─── DATASET EXTRACT ───
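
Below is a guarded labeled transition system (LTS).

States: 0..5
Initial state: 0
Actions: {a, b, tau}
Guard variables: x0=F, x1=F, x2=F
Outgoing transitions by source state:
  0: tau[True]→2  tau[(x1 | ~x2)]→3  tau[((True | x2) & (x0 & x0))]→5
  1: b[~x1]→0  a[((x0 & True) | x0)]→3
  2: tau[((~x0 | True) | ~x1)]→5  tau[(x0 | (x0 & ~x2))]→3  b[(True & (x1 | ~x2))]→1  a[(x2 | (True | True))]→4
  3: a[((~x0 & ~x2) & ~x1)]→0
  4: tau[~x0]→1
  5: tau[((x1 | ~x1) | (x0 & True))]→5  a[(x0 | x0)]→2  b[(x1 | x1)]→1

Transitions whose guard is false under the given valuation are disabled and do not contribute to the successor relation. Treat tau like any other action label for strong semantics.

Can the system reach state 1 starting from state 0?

Answer: REACHABLE

Working:
Guard filter leaves 9 enabled edge(s).
depth 0: {0}
depth 1: {2,3}  total {0,2,3}
depth 2: {1,4,5}  total {0,1,2,3,4,5}
R = {0,1,2,3,4,5}
trace reaching 1: tau·b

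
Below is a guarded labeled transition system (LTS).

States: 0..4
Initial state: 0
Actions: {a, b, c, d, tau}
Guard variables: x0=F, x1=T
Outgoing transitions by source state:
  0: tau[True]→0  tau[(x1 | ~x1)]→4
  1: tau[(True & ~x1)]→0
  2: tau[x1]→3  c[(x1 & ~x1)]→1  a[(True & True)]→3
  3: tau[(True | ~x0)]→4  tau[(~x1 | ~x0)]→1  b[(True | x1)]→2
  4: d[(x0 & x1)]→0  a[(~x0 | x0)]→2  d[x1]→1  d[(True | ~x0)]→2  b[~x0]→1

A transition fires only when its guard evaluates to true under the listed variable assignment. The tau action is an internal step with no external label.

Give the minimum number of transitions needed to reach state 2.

Answer: 2

Trace:
Breadth-first toward 2:
  depth 0: {0}
  depth 1: {4}
  depth 2: {1,2}
2 enters at depth 2; path tau·a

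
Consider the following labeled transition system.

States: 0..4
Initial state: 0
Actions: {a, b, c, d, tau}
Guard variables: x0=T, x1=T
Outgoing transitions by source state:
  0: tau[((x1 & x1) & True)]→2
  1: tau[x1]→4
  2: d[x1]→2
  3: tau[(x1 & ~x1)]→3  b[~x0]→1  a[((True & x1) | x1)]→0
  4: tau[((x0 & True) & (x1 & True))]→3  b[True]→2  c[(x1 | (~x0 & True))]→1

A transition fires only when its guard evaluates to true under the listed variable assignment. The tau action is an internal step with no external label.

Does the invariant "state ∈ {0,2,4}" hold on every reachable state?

Inv-set: {0,2,4}
R = {0,2}
  0: ✓
  2: ✓

Answer: INVARIANT HOLDS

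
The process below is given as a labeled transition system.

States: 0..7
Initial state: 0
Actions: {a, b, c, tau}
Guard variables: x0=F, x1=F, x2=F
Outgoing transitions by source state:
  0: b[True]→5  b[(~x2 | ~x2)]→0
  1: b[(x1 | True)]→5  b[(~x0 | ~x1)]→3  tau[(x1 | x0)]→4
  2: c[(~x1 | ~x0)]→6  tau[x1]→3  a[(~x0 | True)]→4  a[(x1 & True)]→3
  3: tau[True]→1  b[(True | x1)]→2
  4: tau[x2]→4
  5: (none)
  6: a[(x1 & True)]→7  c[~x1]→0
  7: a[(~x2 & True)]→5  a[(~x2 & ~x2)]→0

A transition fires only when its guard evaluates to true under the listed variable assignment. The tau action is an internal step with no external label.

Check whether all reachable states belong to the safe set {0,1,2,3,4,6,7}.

Answer: INVARIANT VIOLATED at state 5

Analysis:
Inv-set: {0,1,2,3,4,6,7}
R = {0,5}
  0: ok
  5: VIOLATES
reach 5 via b — violates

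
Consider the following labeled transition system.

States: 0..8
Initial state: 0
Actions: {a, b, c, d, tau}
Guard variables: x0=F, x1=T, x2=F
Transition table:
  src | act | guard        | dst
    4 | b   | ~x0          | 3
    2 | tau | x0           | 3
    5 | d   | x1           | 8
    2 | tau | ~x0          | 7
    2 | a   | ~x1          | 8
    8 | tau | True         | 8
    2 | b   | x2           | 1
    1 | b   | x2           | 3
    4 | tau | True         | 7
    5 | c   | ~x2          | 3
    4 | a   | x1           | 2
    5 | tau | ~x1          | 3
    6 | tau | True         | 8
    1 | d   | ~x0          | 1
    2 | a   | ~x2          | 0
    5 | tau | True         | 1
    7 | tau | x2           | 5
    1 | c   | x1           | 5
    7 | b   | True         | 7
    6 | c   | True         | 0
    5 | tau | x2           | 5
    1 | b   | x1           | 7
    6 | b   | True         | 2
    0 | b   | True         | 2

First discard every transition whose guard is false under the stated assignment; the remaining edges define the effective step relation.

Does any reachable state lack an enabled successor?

Answer: DEADLOCK-FREE

Trace:
Reachable = {0,2,7}
  0: b→2  [1 out]
  2: a→0  tau→7  [2 out]
  7: b→7  [1 out]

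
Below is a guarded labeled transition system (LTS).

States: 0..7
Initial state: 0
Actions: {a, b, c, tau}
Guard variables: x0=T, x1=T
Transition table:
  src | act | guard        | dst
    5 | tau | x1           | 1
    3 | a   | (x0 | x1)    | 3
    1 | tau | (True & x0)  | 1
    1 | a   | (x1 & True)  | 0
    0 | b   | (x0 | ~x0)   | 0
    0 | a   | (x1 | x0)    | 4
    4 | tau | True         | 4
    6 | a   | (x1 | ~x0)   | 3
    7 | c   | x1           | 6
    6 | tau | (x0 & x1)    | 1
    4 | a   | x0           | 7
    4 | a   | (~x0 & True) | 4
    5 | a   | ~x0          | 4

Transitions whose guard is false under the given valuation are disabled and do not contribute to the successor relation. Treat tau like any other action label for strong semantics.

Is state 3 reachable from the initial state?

Answer: REACHABLE

Trace:
Guard filter leaves 11 enabled edge(s).
Layer 0: {0}
Layer 1: {4}  now seen {0,4}
Layer 2: {7}  now seen {0,4,7}
Layer 3: {6}  now seen {0,4,6,7}
Layer 4: {1,3}  now seen {0,1,3,4,6,7}
Reachable = {0,1,3,4,6,7}
witness 3: a·a·c·a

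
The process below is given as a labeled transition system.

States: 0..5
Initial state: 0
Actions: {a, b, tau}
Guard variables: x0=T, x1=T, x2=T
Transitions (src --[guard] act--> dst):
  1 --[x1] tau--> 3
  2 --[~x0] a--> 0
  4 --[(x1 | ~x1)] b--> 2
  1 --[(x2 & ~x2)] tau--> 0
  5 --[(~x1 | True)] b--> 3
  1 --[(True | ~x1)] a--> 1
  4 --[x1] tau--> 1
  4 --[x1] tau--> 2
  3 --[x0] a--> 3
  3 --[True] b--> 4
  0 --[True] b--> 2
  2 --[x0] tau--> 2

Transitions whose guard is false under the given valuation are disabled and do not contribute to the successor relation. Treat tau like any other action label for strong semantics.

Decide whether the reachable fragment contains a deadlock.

Answer: DEADLOCK-FREE

Working:
R = {0,2}
  0: b→2  [deg 1]
  2: tau→2  [deg 1]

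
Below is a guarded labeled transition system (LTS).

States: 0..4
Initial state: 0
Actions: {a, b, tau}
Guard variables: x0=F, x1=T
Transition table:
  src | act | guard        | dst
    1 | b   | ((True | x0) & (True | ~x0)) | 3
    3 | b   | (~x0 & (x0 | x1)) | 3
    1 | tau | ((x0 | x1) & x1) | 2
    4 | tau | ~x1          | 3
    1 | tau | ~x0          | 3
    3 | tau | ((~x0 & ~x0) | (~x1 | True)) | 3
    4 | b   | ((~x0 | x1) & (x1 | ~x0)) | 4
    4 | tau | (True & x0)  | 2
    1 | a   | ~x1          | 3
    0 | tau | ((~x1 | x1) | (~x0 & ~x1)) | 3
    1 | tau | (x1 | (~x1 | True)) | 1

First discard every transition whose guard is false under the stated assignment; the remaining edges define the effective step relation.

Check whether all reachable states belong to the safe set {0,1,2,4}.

Inv-set: {0,1,2,4}
R = {0,3}
  0: ✓
  3: outside
witness against invariant: tau → 3

Answer: INVARIANT VIOLATED at state 3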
───
◆ **DIRECTIONS**:
Retype exactly the lines from the start of the entries through the one with "(x0 & x0))]→5"; include both ends.

◆ **EXERCISE ANSWER**:
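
Below is a guarded labeled transition system (LTS).

States: 0..5
Initial state: 0
Actions: {a, b, tau}
Guard variables: x0=F, x1=F, x2=F
Outgoing transitions by source state:
  0: tau[True]→2  tau[(x1 | ~x2)]→3  tau[((True | x2) & (x0 & x0))]→5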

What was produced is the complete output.